(Collected data)
|---|

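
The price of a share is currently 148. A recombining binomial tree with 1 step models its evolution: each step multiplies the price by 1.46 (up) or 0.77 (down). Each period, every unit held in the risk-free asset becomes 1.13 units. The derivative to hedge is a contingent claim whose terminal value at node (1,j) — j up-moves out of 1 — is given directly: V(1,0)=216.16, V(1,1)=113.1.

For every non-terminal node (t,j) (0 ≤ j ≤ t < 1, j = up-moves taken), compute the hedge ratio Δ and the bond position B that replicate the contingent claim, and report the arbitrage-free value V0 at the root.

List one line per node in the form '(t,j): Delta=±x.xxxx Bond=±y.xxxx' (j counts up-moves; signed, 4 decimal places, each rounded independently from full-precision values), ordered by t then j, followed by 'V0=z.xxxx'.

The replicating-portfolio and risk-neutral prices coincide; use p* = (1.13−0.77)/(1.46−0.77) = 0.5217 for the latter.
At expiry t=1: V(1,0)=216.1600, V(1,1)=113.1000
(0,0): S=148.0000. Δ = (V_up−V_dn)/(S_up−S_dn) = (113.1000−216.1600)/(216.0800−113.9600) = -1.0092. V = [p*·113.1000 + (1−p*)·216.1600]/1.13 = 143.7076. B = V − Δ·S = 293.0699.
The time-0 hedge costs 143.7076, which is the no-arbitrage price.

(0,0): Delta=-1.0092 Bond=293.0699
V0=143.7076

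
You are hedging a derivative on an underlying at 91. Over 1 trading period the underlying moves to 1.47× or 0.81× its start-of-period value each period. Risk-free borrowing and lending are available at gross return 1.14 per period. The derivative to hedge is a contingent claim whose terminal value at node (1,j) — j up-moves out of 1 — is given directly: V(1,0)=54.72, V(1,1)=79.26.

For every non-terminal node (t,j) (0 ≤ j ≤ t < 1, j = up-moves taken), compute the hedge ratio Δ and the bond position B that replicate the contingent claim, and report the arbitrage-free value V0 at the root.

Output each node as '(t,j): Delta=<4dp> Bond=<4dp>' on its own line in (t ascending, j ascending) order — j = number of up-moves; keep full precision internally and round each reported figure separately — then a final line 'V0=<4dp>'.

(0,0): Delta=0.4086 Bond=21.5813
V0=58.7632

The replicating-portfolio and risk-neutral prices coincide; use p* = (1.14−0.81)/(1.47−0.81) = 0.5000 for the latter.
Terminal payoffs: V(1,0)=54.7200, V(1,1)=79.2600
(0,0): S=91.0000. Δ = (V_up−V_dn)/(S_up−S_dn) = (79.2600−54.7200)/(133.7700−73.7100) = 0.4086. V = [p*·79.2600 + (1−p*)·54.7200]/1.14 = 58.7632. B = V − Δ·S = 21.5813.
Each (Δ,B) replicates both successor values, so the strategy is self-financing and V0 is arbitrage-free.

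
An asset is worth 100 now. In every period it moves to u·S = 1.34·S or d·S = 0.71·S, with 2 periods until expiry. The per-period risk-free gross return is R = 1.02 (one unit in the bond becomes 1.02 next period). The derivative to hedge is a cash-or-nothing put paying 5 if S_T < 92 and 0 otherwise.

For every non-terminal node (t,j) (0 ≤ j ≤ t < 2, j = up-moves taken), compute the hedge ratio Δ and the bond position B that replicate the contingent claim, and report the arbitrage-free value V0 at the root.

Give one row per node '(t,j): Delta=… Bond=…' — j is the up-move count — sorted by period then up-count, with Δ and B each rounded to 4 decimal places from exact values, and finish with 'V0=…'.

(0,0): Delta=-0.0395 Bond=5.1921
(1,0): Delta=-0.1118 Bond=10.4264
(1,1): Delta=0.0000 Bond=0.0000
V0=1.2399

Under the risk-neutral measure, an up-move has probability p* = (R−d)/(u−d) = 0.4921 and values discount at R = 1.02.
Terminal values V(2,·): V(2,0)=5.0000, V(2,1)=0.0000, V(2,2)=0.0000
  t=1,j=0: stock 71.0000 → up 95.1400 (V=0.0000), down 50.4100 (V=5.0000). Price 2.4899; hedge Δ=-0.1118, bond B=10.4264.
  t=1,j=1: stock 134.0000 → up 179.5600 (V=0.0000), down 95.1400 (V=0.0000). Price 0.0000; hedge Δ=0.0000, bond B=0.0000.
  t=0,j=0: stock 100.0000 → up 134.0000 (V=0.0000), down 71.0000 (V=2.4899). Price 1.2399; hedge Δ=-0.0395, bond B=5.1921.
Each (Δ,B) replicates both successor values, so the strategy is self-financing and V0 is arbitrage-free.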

|---|

*Action item*
Check each line of the data above for the word "return", then state how many lines have it. Give the number alone.

*Answer space*
2